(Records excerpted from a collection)
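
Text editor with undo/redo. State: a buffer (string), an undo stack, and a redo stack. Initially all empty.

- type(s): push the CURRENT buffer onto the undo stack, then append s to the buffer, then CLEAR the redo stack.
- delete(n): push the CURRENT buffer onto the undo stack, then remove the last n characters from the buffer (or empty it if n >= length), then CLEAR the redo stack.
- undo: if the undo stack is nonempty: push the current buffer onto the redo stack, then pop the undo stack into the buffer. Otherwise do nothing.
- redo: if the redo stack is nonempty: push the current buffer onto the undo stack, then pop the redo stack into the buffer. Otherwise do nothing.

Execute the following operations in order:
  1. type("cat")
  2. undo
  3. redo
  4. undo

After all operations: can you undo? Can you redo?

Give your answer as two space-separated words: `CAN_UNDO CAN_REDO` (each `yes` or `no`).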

• Work to complete
For the word "into", find all matching lines in the entries above and copy them out.

• Solution for this exercise
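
- undo: if the undo stack is nonempty: push the current buffer onto the redo stack, then pop the undo stack into the buffer. Otherwise do nothing.
- redo: if the redo stack is nonempty: push the current buffer onto the undo stack, then pop the redo stack into the buffer. Otherwise do nothing.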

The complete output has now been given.